Material for this task -
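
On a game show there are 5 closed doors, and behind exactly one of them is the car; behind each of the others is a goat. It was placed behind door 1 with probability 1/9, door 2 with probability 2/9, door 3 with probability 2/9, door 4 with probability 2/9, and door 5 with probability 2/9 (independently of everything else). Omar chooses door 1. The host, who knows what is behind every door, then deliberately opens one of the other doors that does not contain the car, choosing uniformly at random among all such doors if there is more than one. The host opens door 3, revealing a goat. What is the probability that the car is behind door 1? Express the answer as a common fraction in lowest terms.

Condition on the true location of the car.
If it is behind door 1 (prior 1/9): the host has 4 equally likely choices, so probability 1/4; weight (1/9)·(1/4) = 1/36.
If it is behind any of doors 2, 4, and 5 (prior 2/9 each): the host has 3 equally likely choices, so probability 1/3; weight (2/9)·(1/3) = 2/27 each.
If it is behind door 3 (prior 2/9): the host opened door 3, so this case is ruled out; weight (2/9)·0 = 0.
The weights sum to 1/4.
So P(the car behind door 1 | the host opened door 3) = (1/36) / (1/4) = 1/9.

1/9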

Exercise aim -
Each entry must be reproduced verbatim.

Result below -
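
On a game show there are 5 closed doors, and behind exactly one of them is the car; behind each of the others is a goat. It was placed behind door 1 with probability 1/9, door 2 with probability 2/9, door 3 with probability 2/9, door 4 with probability 2/9, and door 5 with probability 2/9 (independently of everything else). Omar chooses door 1. The host, who knows what is behind every door, then deliberately opens one of the other doors that does not contain the car, choosing uniformly at random among all such doors if there is more than one. The host opens door 3, revealing a goat. What is the probability that the car is behind door 1? Express the answer as a common fraction in lowest terms.

Condition on the true location of the car.
If it is behind door 1 (prior 1/9): the host has 4 equally likely choices, so probability 1/4; weight (1/9)·(1/4) = 1/36.
If it is behind any of doors 2, 4, and 5 (prior 2/9 each): the host has 3 equally likely choices, so probability 1/3; weight (2/9)·(1/3) = 2/27 each.
If it is behind door 3 (prior 2/9): the host opened door 3, so this case is ruled out; weight (2/9)·0 = 0.
The weights sum to 1/4.
So P(the car behind door 1 | the host opened door 3) = (1/36) / (1/4) = 1/9.

1/9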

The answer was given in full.